Collected data entries
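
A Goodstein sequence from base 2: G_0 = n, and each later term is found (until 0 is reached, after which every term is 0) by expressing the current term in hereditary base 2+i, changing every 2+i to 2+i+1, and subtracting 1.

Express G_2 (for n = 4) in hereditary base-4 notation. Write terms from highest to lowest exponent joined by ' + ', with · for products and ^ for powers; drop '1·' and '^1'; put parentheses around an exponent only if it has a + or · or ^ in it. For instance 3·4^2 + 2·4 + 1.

2·4^2 + 2·4 + 1

4 —HB2→ 2^2 —bump→ 3^3 = 27 —(−1)→ 26
26 —HB3→ 2·3^2 + 2·3 + 2 —bump→ 2·4^2 + 2·4 + 2 = 42 —(−1)→ 41
41 —HB4→ 2·4^2 + 2·4 + 1 —bump→ 2·5^2 + 2·5 + 1 = 61 —(−1)→ 60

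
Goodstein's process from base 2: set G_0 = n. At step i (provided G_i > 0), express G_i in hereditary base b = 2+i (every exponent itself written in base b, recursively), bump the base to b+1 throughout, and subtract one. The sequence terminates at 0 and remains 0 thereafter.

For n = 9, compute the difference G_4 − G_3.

130901

[0] 9 ≡ 2^(2 + 1) + 1 (base 2). Lift 3: 82. −1: 81.
[1] 81 ≡ 3^(3 + 1) (base 3). Lift 4: 1024. −1: 1023.
[2] 1023 ≡ 3·4^4 + 3·4^3 + 3·4^2 + 3·4 + 3 (base 4). Lift 5: 9843. −1: 9842.
[3] 9842 ≡ 3·5^5 + 3·5^3 + 3·5^2 + 3·5 + 2 (base 5). Lift 6: 140744. −1: 140743.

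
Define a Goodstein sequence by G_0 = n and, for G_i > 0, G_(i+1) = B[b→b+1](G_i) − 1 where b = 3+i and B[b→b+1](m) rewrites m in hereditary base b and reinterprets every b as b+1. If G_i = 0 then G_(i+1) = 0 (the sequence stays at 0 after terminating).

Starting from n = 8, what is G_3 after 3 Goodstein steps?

11

i=0: 8 = 2·3 + 2 (b=3); 3→4: 2·4 + 2 = 10; 10−1 = 9
i=1: 9 = 2·4 + 1 (b=4); 4→5: 2·5 + 1 = 11; 11−1 = 10
i=2: 10 = 2·5 (b=5); 5→6: 2·6 = 12; 12−1 = 11
i=3: 11 = 6 + 5 (b=6); 6→7: 7 + 5 = 12; 12−1 = 11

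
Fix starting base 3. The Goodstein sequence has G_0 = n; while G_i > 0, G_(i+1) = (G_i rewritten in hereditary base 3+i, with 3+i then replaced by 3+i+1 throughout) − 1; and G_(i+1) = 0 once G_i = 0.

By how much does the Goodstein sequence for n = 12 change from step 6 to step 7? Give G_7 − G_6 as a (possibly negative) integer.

6

i=0: 12 = 3^2 + 3 (b=3); 3→4: 4^2 + 4 = 20; 20−1 = 19
i=1: 19 = 4^2 + 3 (b=4); 4→5: 5^2 + 3 = 28; 28−1 = 27
i=2: 27 = 5^2 + 2 (b=5); 5→6: 6^2 + 2 = 38; 38−1 = 37
i=3: 37 = 6^2 + 1 (b=6); 6→7: 7^2 + 1 = 50; 50−1 = 49
i=4: 49 = 7^2 (b=7); 7→8: 8^2 = 64; 64−1 = 63
i=5: 63 = 7·8 + 7 (b=8); 8→9: 7·9 + 7 = 70; 70−1 = 69
i=6: 69 = 7·9 + 6 (b=9); 9→10: 7·10 + 6 = 76; 76−1 = 75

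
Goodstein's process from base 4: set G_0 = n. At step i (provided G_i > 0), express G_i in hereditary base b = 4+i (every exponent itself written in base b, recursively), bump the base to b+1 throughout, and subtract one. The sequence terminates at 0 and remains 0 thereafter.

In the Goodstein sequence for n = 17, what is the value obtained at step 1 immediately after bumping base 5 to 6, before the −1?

17 —HB4→ 4^2 + 1 —bump→ 5^2 + 1 = 26 —(−1)→ 25
25 —HB5→ 5^2 —bump→ 6^2 = 36 —(−1)→ 35

36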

| WHAT TO PRODUCE |
How many of the lines above include the word "then"? Give that number without comment.

| ANSWER TO THIS PROBLEM |
2